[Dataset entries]
_ _ _ _ _

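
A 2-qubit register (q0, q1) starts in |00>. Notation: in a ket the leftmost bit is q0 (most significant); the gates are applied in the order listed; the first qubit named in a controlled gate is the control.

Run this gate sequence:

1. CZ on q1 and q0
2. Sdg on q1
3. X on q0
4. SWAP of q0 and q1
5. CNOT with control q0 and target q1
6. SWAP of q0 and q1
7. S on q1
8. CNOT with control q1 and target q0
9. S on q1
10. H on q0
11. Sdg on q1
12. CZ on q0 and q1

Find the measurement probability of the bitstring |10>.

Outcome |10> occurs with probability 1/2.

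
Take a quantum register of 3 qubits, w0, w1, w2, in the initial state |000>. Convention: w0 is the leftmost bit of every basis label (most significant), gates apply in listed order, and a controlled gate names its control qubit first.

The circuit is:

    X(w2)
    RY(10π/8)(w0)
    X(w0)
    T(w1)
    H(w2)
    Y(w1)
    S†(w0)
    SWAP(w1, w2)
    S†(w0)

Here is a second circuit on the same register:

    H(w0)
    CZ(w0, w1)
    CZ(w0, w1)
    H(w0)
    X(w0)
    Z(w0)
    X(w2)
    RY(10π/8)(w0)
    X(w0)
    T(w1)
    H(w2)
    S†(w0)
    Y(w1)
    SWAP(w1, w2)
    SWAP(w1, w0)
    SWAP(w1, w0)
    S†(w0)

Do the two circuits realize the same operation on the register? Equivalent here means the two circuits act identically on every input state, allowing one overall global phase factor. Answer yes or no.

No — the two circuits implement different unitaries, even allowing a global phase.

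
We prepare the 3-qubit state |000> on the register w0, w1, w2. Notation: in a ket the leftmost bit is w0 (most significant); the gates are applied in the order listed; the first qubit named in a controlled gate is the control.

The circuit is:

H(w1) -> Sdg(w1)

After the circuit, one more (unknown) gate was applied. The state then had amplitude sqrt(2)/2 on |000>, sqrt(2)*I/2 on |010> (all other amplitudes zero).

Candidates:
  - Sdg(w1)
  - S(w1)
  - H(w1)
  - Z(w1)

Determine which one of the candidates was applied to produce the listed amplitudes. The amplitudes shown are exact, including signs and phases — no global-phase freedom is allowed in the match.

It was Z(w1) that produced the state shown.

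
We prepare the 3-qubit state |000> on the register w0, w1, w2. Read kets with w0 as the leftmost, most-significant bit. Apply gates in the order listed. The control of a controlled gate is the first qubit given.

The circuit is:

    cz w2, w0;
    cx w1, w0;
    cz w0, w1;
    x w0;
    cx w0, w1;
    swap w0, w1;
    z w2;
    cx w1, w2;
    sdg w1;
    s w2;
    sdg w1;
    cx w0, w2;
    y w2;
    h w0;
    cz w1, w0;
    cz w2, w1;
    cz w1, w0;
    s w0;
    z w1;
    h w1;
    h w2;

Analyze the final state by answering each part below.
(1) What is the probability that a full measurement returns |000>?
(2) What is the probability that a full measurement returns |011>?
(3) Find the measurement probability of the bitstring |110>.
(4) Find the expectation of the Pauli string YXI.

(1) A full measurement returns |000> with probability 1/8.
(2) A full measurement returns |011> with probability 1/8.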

_ _ _ _ _

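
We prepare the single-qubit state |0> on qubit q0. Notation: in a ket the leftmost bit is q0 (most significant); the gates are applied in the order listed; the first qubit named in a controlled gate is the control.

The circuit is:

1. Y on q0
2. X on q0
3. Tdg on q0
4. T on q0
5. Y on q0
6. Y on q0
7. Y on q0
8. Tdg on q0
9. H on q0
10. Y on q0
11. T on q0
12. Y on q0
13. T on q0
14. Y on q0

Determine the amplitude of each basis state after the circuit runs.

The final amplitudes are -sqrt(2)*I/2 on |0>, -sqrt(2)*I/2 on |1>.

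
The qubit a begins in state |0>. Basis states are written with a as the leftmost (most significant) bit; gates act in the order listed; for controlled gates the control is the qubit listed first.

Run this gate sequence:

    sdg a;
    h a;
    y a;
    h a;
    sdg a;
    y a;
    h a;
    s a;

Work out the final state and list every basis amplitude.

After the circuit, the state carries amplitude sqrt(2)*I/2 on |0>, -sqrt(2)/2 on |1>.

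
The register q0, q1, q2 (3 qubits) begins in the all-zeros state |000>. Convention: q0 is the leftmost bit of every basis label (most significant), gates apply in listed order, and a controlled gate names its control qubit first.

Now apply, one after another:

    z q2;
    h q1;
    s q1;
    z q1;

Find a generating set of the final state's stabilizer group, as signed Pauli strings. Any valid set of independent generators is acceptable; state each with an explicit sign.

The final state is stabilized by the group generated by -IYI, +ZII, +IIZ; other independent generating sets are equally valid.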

_ _ _ _ _

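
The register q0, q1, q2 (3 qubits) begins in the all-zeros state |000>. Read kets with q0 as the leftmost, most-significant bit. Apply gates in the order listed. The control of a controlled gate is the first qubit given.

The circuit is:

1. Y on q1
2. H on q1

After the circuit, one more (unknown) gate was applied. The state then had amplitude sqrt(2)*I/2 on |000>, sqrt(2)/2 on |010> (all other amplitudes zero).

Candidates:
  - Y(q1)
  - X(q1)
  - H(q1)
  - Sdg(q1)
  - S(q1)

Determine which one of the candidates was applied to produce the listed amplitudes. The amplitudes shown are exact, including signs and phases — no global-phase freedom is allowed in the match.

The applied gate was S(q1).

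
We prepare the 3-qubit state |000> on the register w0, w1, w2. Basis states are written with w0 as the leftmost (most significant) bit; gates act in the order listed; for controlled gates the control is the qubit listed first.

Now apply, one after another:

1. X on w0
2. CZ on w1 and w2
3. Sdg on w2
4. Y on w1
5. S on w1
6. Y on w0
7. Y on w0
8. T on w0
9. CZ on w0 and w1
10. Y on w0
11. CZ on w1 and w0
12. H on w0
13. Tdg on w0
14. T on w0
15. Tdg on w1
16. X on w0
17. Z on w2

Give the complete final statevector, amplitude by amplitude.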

_ _ _ _ _

> WORK ITEM
In the entries above, which lines hold the word "returns"? Copy them out.

> REPLY TO THE TASK
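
(1) What is the probability that a full measurement returns |000>?
(2) What is the probability that a full measurement returns |011>?
(1) A full measurement returns |000> with probability 1/8.
(2) A full measurement returns |011> with probability 1/8.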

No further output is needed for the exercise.